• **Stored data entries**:
▽
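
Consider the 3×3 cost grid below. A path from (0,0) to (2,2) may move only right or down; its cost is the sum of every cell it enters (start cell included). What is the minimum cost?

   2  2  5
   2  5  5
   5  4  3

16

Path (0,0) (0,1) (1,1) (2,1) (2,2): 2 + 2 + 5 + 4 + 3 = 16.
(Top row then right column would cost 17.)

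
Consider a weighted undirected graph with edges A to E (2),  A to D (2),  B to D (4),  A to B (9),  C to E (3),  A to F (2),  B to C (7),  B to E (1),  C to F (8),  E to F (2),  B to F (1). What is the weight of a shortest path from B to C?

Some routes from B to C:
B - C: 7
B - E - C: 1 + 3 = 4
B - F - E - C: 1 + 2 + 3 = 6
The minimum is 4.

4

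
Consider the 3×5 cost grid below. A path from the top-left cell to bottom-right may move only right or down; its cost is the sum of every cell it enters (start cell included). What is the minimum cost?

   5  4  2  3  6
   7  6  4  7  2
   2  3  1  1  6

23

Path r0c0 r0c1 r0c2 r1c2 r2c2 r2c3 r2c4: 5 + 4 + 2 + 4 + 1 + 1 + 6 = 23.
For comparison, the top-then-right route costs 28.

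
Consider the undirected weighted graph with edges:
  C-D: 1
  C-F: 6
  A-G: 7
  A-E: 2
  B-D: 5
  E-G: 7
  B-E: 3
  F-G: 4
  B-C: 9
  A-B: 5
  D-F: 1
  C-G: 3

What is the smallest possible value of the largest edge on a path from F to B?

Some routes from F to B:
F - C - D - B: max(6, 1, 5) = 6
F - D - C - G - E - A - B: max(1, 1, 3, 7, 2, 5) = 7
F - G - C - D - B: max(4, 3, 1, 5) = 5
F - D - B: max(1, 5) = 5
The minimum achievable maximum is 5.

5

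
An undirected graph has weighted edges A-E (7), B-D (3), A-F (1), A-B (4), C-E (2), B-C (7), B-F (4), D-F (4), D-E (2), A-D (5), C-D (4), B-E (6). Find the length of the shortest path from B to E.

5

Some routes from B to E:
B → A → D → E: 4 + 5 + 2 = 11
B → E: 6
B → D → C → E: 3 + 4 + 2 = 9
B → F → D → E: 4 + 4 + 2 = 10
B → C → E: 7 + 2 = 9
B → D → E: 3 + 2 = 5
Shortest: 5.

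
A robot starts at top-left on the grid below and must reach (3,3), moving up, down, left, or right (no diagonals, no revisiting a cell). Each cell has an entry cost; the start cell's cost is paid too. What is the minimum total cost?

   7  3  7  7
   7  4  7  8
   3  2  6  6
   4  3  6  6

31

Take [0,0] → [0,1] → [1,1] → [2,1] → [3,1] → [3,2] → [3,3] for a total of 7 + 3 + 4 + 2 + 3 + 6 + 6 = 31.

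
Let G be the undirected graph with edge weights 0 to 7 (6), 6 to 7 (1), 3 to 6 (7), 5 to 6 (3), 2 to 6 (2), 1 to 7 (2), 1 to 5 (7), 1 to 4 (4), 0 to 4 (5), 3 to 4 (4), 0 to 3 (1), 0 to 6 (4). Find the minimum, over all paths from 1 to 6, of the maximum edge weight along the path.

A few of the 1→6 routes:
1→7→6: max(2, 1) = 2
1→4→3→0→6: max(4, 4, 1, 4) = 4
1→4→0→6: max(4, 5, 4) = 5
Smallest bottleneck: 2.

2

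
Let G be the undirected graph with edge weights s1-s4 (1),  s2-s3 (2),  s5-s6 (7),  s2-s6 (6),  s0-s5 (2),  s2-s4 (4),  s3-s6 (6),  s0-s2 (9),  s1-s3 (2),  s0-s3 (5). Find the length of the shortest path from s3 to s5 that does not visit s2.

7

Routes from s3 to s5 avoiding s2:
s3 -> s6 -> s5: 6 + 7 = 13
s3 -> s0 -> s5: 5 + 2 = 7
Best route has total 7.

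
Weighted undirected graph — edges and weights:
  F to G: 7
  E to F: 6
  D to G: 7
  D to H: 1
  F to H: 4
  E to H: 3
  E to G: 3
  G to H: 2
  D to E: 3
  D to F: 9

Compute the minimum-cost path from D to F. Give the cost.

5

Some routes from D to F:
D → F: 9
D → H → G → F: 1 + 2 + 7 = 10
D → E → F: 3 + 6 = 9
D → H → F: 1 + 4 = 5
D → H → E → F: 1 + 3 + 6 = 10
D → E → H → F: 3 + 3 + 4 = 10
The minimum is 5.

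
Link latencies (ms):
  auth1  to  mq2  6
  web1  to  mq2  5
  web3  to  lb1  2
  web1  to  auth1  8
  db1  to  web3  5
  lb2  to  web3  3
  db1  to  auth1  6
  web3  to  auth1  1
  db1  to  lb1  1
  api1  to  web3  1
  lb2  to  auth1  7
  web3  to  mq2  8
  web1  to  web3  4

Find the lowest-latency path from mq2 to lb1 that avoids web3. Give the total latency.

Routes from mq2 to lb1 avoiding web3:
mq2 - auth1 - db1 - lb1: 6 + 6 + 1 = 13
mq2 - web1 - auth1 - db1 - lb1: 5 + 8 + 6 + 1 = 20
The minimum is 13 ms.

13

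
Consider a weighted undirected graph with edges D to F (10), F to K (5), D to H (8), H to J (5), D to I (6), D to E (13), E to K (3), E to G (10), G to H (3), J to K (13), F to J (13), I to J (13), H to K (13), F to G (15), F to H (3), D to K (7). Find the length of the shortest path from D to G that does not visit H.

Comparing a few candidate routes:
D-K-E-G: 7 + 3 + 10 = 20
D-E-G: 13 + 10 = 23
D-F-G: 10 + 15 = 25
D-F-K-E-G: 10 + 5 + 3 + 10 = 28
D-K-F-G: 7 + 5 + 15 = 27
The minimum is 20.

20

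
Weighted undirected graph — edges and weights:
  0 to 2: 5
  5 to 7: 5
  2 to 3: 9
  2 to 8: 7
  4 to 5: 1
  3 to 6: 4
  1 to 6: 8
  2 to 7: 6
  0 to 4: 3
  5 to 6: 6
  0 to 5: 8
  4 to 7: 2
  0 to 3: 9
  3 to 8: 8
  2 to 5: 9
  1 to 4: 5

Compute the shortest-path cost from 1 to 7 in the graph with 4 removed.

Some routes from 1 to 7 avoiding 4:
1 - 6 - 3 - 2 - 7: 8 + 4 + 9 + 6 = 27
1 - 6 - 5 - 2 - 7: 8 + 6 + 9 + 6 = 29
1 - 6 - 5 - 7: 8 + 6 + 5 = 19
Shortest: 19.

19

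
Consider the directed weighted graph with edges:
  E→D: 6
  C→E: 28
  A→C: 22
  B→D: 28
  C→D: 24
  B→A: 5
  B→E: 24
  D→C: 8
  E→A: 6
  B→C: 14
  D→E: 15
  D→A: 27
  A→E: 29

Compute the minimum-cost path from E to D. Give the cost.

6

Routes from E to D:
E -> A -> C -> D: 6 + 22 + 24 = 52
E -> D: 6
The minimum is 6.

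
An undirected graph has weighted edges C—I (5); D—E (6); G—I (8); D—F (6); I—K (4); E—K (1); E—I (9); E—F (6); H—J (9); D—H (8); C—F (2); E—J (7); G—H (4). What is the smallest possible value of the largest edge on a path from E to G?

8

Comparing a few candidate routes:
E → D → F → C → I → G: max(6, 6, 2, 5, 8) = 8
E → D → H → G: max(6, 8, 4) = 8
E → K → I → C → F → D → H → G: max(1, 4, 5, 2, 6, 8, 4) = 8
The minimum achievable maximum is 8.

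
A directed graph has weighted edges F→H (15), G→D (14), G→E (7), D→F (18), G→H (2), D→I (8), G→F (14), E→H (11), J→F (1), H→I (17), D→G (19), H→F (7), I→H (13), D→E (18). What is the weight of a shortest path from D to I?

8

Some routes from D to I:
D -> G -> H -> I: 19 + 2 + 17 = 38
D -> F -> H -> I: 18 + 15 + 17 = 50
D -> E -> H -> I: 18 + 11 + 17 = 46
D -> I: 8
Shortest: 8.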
△
▽
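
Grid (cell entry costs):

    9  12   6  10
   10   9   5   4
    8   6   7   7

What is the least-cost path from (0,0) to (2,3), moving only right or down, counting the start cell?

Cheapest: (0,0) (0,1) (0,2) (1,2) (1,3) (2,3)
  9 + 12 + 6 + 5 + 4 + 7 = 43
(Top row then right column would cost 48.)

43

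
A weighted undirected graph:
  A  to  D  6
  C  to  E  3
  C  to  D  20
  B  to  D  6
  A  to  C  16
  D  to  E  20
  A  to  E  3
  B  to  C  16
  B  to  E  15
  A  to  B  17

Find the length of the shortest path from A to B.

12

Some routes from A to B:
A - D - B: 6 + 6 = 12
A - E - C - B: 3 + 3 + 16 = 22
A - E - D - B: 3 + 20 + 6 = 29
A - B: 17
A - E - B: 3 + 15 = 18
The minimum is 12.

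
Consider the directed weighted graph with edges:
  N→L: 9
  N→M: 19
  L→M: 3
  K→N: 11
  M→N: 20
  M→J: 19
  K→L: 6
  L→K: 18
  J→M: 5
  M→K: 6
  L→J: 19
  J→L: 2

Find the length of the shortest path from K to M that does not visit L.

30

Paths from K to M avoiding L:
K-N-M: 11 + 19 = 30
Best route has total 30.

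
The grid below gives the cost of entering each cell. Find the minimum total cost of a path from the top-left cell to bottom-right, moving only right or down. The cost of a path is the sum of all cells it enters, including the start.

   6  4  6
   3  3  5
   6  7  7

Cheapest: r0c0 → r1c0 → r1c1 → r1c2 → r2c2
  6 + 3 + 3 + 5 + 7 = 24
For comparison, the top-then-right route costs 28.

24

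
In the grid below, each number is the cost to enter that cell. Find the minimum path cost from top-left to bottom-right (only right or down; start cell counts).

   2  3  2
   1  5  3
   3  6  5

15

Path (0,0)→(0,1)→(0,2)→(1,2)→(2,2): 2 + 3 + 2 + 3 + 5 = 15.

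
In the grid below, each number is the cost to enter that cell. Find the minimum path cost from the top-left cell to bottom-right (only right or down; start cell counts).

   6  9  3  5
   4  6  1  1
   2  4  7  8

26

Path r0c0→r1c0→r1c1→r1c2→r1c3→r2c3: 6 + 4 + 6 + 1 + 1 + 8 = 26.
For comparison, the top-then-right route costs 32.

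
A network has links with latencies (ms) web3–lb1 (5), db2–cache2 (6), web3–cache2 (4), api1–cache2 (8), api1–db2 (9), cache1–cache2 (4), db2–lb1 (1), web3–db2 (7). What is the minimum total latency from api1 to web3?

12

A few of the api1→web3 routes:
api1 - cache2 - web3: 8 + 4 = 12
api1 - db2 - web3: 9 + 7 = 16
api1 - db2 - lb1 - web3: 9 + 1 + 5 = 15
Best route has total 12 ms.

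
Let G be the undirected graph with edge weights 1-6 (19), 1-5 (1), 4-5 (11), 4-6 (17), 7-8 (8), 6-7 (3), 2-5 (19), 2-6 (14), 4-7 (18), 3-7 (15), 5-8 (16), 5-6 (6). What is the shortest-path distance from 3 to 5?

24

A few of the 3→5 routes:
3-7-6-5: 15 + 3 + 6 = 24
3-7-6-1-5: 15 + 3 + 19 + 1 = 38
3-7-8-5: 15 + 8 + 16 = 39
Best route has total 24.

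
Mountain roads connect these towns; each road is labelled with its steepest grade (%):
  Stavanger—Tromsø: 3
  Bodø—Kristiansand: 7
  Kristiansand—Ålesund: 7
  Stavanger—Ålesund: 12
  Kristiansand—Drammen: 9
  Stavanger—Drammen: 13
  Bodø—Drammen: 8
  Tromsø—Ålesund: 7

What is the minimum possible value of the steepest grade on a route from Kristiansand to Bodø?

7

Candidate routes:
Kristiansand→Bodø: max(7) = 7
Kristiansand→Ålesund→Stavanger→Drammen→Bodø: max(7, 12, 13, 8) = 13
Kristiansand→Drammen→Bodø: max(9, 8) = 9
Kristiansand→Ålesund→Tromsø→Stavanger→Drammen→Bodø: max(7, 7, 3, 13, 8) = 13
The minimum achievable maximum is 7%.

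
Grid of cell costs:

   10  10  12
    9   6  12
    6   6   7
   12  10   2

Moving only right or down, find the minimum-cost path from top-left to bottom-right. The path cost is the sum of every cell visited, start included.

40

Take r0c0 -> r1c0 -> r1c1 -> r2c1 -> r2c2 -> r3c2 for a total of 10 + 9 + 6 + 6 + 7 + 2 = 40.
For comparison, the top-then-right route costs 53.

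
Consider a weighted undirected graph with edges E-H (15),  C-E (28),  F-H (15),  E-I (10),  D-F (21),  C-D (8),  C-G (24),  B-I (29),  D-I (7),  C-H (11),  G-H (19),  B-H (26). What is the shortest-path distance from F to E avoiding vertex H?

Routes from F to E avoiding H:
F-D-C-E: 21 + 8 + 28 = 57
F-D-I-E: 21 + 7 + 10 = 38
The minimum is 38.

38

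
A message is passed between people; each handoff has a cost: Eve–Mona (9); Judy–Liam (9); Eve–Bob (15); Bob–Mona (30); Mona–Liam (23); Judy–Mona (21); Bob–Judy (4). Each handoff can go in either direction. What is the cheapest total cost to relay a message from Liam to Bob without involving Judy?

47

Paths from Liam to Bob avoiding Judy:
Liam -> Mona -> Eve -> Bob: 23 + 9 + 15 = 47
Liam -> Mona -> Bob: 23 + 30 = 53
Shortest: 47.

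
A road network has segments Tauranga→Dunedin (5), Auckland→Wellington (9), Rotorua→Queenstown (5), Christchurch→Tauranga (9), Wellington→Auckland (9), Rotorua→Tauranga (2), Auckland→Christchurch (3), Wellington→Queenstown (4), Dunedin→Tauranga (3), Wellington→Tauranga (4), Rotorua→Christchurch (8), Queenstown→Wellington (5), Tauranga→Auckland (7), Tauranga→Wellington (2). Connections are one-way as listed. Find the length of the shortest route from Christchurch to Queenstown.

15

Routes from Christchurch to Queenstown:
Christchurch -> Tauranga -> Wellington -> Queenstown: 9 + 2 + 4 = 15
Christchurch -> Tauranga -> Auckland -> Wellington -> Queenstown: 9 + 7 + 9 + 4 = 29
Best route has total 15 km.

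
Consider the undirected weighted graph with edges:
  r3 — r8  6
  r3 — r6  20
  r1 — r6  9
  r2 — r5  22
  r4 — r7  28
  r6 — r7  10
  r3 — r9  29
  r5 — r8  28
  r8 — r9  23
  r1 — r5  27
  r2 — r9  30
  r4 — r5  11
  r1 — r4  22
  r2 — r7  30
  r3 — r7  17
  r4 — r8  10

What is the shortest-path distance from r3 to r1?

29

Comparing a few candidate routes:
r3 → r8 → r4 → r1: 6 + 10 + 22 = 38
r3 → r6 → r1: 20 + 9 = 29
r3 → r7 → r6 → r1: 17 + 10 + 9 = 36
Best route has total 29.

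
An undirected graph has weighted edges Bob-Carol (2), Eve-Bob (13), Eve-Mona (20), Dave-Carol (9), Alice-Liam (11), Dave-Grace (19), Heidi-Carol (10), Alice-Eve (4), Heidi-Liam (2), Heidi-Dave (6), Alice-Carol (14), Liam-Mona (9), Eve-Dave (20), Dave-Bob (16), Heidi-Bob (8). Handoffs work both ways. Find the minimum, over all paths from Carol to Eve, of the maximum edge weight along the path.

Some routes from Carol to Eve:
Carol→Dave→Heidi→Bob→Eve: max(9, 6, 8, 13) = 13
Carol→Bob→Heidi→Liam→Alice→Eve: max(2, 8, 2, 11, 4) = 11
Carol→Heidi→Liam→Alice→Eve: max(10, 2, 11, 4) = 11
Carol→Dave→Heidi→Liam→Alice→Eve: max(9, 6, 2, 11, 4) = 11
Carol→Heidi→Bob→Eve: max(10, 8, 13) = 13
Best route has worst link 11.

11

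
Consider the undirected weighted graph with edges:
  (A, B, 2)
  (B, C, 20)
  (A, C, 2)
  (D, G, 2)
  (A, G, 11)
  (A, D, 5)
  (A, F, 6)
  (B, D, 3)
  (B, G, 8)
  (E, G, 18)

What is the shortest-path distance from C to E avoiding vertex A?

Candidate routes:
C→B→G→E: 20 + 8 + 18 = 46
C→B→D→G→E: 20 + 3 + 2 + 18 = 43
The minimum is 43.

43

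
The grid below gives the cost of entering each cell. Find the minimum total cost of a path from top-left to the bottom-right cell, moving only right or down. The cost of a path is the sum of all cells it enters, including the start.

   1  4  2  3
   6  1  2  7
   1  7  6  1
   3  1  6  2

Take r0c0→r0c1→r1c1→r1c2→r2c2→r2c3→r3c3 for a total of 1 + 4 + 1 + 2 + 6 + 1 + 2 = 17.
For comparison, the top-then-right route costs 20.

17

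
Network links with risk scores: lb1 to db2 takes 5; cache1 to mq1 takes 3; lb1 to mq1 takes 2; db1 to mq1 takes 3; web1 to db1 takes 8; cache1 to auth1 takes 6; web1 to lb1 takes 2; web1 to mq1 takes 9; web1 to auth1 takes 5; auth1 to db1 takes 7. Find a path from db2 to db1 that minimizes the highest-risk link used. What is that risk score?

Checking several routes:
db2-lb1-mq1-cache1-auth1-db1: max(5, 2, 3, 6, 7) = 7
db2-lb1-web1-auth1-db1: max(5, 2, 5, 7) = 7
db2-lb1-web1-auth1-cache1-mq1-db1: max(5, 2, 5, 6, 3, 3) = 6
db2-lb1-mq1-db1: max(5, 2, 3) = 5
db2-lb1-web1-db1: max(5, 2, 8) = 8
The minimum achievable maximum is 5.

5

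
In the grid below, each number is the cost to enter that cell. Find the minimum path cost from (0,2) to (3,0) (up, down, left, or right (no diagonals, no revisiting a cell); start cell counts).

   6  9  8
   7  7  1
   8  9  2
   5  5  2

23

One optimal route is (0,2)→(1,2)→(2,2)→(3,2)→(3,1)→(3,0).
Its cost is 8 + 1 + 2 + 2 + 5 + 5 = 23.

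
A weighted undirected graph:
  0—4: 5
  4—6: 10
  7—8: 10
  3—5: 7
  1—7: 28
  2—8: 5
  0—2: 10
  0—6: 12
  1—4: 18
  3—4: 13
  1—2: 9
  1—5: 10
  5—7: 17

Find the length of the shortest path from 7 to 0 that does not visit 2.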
△
▽
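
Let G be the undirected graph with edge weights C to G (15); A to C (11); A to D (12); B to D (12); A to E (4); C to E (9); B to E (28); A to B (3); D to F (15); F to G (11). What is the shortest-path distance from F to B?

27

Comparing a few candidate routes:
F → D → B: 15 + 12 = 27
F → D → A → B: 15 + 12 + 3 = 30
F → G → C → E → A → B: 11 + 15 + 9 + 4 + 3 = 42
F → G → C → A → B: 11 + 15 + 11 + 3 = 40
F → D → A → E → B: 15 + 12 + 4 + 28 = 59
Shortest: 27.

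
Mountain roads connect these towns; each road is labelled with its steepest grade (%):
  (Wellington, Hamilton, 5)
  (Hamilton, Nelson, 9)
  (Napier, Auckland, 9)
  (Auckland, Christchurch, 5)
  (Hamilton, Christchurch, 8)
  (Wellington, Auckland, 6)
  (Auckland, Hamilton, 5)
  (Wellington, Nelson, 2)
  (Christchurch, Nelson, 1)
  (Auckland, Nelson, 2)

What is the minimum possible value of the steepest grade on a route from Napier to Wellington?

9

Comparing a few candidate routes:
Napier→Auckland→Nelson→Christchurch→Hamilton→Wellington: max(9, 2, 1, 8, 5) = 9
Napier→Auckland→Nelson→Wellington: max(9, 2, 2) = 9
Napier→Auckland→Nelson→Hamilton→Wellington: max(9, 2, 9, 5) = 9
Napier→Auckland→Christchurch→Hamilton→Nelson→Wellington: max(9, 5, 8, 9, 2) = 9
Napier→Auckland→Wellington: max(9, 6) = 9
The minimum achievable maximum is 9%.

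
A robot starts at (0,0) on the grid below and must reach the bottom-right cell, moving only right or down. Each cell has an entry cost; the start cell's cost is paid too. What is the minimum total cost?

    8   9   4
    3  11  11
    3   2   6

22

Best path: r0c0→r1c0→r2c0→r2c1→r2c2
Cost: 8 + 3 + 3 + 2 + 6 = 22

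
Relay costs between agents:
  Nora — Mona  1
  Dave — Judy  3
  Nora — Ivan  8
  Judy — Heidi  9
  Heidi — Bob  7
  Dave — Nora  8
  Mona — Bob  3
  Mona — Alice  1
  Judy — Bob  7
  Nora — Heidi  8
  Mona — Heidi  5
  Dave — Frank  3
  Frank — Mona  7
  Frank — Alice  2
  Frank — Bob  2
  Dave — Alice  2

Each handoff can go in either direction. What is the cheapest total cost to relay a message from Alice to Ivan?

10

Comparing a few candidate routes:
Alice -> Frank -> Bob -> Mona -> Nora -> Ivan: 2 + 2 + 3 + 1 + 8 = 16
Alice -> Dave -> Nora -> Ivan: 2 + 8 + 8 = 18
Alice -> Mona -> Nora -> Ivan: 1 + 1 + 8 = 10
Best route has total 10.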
△
Show every line above where "number" is found.

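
In the grid below, each number is the cost to enter that cell. Find the minimum path cost from top-left to bottom-right (only right or down; start cell counts).
In the grid below, each number is the cost to enter that cell. Find the minimum path cost from the top-left cell to bottom-right (only right or down; start cell counts).
In the grid below, each number is the cost to enter that cell. Find the minimum path cost from (0,2) to (3,0) (up, down, left, or right (no diagonals, no revisiting a cell); start cell counts).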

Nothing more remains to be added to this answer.